What needs to be done => Find each line below containing the word "first" and copy it.

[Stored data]
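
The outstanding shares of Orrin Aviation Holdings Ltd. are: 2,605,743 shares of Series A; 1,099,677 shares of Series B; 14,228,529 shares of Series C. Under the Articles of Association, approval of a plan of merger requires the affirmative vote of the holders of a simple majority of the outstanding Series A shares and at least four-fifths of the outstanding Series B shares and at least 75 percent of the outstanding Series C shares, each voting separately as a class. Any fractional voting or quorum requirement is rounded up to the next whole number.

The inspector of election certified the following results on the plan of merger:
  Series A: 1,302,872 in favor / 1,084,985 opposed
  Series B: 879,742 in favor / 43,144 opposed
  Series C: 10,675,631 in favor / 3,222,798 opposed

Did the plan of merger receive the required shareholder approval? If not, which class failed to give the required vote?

Series A: a majority of 2605743 is 1302872; 1,302,872 required, 1,302,872 in favor — approved.
Series B: 4/5 of 1099677 = 879741.60, rounded up to 879742; 879,742 required, 879,742 in favor — approved.
Series C: 3/4 of 14228529 = 10671396.75, rounded up to 10671397; 10,671,397 required, 10,675,631 in favor — approved.

Approved — every class gave the required vote.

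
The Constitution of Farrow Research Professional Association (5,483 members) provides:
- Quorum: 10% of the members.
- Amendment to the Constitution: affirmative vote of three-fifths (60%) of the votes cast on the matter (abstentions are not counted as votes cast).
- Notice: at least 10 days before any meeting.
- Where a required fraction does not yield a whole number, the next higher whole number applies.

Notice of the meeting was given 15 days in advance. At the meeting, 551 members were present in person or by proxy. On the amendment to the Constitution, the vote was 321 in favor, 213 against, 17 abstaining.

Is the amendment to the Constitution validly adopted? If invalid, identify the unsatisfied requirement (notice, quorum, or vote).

Valid — all requirements satisfied.

Notice: 15 days given; 10 required. Satisfied.
Quorum: 10% of 5,483 = 548.30, rounded up to 549; 551 present. Satisfied.
Vote: requires three-fifths of the votes cast (551 − 17 abstaining = 534); 3/5 of 534 = 320.40, rounded up to 321, so 321 needed; 321 in favor. Satisfied.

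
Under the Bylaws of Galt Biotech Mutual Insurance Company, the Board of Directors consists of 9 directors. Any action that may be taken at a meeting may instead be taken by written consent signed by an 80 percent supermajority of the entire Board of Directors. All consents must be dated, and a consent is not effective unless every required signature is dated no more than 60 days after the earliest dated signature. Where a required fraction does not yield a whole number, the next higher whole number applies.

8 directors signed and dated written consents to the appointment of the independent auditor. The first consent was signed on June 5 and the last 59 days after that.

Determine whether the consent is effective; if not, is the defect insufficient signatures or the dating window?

Signatures required: an 80 percent supermajority of 9 — 4/5 of 9 = 7.20, rounded up to 8, so 8 needed; 8 signed. Sufficient.
Dating window: the latest signature is 59 days after the earliest; the limit is 60 days. Within the window.

Effective — both the signature and dating-window requirements are satisfied.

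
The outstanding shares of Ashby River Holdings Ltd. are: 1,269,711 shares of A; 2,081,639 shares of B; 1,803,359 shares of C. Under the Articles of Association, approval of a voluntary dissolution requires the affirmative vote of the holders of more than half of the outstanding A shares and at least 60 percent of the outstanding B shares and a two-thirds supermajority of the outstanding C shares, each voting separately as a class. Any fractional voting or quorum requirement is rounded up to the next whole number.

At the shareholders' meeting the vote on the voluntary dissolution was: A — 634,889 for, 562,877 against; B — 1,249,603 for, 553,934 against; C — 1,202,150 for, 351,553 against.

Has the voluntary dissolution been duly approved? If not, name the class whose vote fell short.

A: a majority of 1269711 is 634856; 634,856 required, 634,889 in favor — approved.
B: 3/5 of 2081639 = 1248983.40, rounded up to 1248984; 1,248,984 required, 1,249,603 in favor — approved.
C: 2/3 of 1803359 = 1202239.33, rounded up to 1202240; 1,202,240 required, 1,202,150 in favor — not approved.

Not approved — the C shares did not give the required vote.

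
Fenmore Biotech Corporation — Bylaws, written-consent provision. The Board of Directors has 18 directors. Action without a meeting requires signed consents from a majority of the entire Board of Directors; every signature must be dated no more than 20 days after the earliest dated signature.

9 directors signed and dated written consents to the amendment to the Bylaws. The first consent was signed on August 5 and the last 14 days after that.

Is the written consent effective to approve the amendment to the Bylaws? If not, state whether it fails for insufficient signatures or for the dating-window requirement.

Not effective — insufficient signatures.

Signatures required: a majority of 18 — a majority of 18 is 10, so 10 needed; 9 signed. Insufficient.
Dating window: the latest signature is 14 days after the earliest; the limit is 20 days. Within the window.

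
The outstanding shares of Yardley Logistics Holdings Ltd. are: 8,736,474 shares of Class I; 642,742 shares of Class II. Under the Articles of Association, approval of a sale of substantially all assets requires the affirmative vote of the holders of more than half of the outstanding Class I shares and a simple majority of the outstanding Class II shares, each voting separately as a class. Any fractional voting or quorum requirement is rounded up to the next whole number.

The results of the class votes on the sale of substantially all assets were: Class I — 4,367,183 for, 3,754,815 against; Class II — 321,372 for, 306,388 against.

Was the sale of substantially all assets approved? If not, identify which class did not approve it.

Not approved — the Class I shares did not give the required vote.

Class I: a majority of 8736474 is 4368238; 4,368,238 required, 4,367,183 in favor — not approved.
Class II: a majority of 642742 is 321372; 321,372 required, 321,372 in favor — approved.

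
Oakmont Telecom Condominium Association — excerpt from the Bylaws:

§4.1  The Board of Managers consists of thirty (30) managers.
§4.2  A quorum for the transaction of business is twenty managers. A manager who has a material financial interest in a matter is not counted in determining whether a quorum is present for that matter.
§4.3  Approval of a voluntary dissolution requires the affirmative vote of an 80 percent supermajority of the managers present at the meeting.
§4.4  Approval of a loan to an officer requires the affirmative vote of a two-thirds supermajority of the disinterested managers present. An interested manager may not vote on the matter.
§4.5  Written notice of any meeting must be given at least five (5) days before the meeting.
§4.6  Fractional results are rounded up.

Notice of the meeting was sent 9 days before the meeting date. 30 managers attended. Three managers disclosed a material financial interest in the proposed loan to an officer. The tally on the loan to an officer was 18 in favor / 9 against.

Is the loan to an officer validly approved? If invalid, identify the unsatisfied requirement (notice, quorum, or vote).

Valid — all requirements satisfied.

Notice: 9 days given; 5 required (9 ≥ 5). Satisfied.
Quorum: 30 present, but the 3 interested managers do not count, leaving 27. Quorum is 20. Satisfied.
Vote: the loan to an officer requires two-thirds of the disinterested managers present (30 − 3 = 27). 2/3 of 27 = 18, so 18 affirmative votes are needed; 18 voted in favor. Satisfied.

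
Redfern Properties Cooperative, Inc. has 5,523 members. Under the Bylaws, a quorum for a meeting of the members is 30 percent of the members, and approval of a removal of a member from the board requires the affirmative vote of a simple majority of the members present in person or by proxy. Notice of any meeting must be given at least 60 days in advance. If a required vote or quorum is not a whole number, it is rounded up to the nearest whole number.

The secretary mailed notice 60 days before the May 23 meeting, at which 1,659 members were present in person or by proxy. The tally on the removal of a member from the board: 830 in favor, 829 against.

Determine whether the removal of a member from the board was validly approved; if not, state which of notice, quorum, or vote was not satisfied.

Notice: 60 days given; 60 required. Satisfied.
Quorum: 30% of 5,523 = 1,656.90, rounded up to 1,657; 1,659 present. Satisfied.
Vote: requires a majority of those present (1,659); a majority of 1659 is 830, so 830 needed; 830 in favor. Satisfied.

Valid — all requirements satisfied.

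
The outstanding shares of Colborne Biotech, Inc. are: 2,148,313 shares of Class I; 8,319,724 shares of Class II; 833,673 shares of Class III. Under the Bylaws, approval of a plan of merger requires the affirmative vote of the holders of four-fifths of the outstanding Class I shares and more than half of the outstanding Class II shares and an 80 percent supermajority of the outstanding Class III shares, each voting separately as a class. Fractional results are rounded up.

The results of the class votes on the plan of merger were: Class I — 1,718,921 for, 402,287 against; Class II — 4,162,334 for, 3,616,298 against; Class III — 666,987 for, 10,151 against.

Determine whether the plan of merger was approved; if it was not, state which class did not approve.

Class I: 4/5 of 2148313 = 1718650.40, rounded up to 1718651; 1,718,651 required, 1,718,921 in favor — approved.
Class II: a majority of 8319724 is 4159863; 4,159,863 required, 4,162,334 in favor — approved.
Class III: 4/5 of 833673 = 666938.40, rounded up to 666939; 666,939 required, 666,987 in favor — approved.

Approved — every class gave the required vote.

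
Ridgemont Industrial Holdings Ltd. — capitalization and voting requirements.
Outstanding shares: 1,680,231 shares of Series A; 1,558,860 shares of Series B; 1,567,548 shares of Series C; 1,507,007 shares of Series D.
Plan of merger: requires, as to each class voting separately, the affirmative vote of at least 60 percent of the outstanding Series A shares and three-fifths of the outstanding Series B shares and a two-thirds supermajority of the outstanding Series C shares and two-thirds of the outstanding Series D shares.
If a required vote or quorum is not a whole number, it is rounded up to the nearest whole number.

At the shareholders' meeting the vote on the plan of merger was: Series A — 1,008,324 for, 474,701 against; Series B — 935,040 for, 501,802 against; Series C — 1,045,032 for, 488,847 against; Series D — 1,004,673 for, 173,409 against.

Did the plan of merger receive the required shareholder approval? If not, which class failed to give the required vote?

Not approved — the Series B shares did not give the required vote.

Series A: 3/5 of 1680231 = 1008138.60, rounded up to 1008139; 1,008,139 required, 1,008,324 in favor — approved.
Series B: 3/5 of 1558860 = 935316; 935,316 required, 935,040 in favor — not approved.
Series C: 2/3 of 1567548 = 1045032; 1,045,032 required, 1,045,032 in favor — approved.
Series D: 2/3 of 1507007 = 1004671.33, rounded up to 1004672; 1,004,672 required, 1,004,673 in favor — approved.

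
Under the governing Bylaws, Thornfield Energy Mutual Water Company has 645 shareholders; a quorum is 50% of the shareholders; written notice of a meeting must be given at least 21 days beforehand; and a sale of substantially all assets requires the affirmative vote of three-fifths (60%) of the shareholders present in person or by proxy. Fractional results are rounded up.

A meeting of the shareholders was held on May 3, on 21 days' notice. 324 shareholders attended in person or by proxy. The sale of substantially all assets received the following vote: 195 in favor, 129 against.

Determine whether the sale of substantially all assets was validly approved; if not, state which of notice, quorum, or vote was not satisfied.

Notice: 21 days given; 21 required. Satisfied.
Quorum: 50% of 645 = 322.50, rounded up to 323; 324 present. Satisfied.
Vote: requires three-fifths of those present (324); 3/5 of 324 = 194.40, rounded up to 195, so 195 needed; 195 in favor. Satisfied.

Valid — all requirements satisfied.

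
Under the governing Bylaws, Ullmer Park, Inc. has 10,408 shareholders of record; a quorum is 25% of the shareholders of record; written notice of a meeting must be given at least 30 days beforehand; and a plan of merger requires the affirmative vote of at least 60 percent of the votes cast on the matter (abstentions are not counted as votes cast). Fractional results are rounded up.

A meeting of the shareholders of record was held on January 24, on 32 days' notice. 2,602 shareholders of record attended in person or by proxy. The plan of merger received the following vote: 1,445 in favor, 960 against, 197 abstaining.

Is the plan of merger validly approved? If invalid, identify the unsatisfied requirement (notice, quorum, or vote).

Valid — all requirements satisfied.

Notice: 32 days given; 30 required. Satisfied.
Quorum: 25% of 10,408 = 2,602; 2,602 present. Satisfied.
Vote: requires three-fifths of the votes cast (2,602 − 197 abstaining = 2,405); 3/5 of 2405 = 1443, so 1,443 needed; 1,445 in favor. Satisfied.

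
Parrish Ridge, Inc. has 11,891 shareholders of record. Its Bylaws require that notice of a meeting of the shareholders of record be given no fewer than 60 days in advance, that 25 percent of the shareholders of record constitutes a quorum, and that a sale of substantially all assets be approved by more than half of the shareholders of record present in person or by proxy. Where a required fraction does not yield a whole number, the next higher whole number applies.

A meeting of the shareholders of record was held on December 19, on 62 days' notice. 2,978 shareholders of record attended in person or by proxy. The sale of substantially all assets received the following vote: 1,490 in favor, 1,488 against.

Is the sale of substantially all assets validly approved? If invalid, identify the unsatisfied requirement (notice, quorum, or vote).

Notice: 62 days given; 60 required. Satisfied.
Quorum: 25% of 11,891 = 2,972.75, rounded up to 2,973; 2,978 present. Satisfied.
Vote: requires a majority of those present (2,978); a majority of 2978 is 1490, so 1,490 needed; 1,490 in favor. Satisfied.

Valid — all requirements satisfied.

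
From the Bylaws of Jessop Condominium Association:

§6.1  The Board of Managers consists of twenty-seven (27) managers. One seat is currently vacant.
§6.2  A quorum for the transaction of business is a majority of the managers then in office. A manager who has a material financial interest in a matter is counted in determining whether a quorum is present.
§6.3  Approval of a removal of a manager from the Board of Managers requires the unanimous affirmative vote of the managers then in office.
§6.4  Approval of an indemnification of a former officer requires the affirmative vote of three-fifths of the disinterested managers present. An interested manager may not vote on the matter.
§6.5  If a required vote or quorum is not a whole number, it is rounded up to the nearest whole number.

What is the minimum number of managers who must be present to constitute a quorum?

14

A majority of 26 is 14.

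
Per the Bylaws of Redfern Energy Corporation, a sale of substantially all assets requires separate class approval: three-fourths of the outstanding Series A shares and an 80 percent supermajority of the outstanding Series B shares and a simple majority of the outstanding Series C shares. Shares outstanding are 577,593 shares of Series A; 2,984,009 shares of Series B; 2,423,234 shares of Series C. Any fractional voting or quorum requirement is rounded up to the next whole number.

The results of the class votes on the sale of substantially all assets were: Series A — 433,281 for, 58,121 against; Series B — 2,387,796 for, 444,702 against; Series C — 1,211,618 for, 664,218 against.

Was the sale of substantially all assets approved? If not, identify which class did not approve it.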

Result of the task =>
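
8 directors signed and dated written consents to the appointment of the independent auditor. The first consent was signed on June 5 and the last 59 days after that.
9 directors signed and dated written consents to the amendment to the Bylaws. The first consent was signed on August 5 and the last 14 days after that.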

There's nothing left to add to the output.